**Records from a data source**
===
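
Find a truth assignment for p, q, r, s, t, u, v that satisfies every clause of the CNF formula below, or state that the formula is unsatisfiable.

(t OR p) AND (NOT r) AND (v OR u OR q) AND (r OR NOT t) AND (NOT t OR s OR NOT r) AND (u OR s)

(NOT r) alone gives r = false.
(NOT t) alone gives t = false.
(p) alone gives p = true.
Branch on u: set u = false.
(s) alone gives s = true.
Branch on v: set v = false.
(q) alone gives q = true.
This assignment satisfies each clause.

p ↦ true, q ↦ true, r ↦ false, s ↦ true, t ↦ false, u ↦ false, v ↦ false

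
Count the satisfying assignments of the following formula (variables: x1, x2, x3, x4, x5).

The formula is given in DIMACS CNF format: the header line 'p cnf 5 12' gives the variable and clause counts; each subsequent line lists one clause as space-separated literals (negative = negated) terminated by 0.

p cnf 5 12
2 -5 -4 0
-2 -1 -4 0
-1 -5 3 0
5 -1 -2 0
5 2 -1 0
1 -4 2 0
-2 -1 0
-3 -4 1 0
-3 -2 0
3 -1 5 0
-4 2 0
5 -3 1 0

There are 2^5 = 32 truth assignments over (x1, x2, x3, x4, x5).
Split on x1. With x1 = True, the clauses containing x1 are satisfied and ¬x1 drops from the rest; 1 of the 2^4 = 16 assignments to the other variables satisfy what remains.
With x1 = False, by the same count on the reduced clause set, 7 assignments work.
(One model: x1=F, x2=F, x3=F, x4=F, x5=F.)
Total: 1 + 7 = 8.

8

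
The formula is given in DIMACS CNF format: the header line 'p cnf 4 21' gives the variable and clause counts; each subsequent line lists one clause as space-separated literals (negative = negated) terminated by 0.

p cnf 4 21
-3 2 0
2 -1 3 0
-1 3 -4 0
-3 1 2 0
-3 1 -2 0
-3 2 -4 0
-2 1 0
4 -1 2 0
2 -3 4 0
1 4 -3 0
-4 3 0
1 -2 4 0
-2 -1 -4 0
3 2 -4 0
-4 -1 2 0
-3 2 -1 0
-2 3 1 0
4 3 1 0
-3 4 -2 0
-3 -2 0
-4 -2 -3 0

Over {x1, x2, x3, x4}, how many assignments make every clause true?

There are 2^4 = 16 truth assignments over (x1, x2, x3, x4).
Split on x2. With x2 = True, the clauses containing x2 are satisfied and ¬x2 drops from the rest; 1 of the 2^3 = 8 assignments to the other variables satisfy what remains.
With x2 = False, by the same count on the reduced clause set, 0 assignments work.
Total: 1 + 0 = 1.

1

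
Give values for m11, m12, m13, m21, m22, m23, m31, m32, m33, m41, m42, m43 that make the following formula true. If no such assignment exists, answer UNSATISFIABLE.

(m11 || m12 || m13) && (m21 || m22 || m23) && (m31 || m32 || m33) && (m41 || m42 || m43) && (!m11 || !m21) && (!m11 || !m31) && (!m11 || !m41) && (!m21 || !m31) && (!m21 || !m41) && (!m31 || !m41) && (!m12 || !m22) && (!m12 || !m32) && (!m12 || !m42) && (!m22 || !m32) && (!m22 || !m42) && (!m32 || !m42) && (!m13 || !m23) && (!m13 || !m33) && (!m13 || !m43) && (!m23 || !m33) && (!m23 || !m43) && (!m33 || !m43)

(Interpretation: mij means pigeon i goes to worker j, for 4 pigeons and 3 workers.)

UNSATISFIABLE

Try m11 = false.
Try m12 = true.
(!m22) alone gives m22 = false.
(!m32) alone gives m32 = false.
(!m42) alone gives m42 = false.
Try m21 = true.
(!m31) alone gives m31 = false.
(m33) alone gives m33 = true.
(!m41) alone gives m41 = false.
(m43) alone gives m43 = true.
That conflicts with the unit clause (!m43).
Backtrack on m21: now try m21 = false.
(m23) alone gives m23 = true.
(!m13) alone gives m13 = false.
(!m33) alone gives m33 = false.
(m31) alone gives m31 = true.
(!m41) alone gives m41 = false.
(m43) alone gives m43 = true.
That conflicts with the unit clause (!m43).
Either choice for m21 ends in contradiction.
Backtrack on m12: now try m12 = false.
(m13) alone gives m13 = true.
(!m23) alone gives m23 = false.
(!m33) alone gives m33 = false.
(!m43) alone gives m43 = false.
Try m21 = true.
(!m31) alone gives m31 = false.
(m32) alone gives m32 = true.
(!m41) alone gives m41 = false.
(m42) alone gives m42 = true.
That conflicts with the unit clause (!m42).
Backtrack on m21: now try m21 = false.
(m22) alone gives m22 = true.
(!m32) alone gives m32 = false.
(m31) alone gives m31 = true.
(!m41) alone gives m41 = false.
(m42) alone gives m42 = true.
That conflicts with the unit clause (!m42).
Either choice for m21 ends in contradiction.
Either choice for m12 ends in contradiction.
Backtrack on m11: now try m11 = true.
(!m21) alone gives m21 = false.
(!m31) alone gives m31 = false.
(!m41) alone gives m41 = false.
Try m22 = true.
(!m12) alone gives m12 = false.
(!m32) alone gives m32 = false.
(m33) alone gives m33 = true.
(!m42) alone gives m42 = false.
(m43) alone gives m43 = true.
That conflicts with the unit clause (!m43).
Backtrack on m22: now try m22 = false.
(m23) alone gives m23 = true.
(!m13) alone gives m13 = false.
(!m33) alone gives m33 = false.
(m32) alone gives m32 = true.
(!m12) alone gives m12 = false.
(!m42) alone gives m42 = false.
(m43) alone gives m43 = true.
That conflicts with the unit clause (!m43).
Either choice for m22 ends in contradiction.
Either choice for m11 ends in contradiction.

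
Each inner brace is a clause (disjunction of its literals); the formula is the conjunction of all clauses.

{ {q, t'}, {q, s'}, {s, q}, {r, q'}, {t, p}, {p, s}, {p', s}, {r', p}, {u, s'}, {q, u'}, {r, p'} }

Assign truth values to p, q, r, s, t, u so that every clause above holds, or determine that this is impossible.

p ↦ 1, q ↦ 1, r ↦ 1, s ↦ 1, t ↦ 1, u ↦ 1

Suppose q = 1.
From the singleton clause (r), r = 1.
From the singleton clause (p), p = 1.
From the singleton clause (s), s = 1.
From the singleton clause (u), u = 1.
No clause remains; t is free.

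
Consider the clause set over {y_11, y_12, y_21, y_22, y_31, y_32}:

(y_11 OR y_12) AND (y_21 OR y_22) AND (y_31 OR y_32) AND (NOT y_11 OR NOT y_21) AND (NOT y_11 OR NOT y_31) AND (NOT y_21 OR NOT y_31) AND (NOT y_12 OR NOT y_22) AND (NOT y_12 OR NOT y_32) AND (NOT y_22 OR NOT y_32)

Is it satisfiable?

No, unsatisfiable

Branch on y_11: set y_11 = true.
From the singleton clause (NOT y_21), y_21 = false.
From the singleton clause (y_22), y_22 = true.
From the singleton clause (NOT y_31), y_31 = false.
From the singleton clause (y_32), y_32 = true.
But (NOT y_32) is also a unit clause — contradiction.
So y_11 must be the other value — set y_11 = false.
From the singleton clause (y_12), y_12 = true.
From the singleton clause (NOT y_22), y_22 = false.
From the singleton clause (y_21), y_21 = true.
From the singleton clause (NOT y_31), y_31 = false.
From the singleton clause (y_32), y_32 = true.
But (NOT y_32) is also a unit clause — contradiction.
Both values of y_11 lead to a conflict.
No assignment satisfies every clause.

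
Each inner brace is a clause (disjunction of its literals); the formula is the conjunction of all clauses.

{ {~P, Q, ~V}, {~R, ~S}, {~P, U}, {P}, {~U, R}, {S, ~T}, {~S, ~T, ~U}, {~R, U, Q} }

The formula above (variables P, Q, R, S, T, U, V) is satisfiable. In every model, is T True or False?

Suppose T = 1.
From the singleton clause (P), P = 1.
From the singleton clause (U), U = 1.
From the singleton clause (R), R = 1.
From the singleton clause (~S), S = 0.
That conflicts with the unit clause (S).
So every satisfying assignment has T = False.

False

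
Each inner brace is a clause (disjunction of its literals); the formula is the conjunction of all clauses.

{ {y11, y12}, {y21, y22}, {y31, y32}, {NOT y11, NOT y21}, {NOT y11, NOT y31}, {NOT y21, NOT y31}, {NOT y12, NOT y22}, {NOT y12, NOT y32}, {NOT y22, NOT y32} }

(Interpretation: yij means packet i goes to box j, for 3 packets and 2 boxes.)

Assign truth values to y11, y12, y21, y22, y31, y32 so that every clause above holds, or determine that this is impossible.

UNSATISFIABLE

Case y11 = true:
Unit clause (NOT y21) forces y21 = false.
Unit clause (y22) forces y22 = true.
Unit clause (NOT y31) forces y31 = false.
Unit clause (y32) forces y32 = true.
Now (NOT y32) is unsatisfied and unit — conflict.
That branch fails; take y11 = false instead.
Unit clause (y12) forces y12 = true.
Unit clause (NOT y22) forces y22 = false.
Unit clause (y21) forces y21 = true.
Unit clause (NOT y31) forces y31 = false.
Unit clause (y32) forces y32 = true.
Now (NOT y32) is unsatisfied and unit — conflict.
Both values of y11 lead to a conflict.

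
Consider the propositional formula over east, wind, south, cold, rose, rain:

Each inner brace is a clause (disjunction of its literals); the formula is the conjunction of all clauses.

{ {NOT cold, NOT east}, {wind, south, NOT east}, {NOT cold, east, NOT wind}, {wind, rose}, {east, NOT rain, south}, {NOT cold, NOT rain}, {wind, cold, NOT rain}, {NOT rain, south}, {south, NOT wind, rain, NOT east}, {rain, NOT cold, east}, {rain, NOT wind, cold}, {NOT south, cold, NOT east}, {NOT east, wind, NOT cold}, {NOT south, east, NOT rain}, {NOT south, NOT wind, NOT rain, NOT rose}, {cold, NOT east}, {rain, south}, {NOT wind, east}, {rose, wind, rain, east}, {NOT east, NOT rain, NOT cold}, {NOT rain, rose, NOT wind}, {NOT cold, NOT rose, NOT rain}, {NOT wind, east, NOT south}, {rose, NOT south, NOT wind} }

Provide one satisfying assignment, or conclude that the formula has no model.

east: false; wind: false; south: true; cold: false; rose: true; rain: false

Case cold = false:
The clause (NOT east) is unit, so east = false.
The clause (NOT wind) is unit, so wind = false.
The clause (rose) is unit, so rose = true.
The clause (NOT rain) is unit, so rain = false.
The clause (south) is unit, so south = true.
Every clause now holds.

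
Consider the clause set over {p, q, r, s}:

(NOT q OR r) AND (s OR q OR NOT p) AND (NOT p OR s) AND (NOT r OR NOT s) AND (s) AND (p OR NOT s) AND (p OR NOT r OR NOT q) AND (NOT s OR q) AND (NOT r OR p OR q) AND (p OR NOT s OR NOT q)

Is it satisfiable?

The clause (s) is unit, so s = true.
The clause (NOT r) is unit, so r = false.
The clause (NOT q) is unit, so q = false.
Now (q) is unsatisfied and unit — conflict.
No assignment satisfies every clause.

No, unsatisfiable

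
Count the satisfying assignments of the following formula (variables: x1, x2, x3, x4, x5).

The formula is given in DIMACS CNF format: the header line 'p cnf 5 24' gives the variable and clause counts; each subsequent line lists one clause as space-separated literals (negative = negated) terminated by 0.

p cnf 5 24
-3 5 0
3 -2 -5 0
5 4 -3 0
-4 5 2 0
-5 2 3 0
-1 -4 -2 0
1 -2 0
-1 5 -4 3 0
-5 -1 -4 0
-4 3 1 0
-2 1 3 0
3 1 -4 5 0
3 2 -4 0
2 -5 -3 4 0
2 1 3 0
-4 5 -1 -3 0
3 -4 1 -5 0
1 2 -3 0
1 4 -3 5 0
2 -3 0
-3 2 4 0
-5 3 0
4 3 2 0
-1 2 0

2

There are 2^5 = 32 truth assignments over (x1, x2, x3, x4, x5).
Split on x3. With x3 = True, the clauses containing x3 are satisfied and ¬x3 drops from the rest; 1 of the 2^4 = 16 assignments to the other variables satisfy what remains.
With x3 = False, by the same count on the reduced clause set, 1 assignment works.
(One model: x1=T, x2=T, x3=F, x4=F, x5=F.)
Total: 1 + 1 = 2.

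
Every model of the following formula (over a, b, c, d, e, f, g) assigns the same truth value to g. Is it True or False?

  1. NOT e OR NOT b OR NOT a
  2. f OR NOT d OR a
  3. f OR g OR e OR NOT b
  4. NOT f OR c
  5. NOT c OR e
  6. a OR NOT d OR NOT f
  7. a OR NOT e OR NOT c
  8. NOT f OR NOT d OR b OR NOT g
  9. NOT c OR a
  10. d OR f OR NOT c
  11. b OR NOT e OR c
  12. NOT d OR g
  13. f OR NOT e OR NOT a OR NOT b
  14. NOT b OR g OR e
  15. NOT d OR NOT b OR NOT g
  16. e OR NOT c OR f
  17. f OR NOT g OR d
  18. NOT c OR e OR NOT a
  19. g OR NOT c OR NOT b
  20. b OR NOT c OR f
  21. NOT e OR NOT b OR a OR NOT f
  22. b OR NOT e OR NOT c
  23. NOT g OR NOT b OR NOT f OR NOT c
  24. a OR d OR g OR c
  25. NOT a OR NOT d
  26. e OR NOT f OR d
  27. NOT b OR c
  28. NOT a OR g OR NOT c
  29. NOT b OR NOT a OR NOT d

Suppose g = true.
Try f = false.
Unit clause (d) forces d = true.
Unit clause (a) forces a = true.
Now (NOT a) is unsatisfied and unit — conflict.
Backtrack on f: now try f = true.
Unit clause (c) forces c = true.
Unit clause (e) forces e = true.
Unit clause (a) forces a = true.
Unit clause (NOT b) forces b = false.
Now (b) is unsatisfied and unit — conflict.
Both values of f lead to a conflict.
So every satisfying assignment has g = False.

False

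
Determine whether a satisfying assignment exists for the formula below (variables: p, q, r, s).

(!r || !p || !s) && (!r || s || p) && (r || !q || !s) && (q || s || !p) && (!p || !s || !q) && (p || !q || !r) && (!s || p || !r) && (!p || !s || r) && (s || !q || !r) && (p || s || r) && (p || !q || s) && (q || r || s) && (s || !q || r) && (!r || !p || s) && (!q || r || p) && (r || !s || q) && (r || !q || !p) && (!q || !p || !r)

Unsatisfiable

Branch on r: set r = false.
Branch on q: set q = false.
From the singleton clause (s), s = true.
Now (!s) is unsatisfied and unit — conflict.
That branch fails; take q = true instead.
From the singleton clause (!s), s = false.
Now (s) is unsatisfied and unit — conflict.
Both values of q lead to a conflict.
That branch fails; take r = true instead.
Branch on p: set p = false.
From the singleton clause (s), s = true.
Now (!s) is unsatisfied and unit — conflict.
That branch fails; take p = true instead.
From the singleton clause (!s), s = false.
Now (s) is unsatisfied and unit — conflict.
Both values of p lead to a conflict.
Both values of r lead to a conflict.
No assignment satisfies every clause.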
===
**WHAT IS NEEDED**
In the records above, locate every line with the string "space" and copy it.

**SOLUTION FOR THIS EXERCISE**
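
The formula is given in DIMACS CNF format: the header line 'p cnf 5 12' gives the variable and clause counts; each subsequent line lists one clause as space-separated literals (negative = negated) terminated by 0.
The formula is given in DIMACS CNF format: the header line 'p cnf 4 21' gives the variable and clause counts; each subsequent line lists one clause as space-separated literals (negative = negated) terminated by 0.
The formula is given in DIMACS CNF format: the header line 'p cnf 5 24' gives the variable and clause counts; each subsequent line lists one clause as space-separated literals (negative = negated) terminated by 0.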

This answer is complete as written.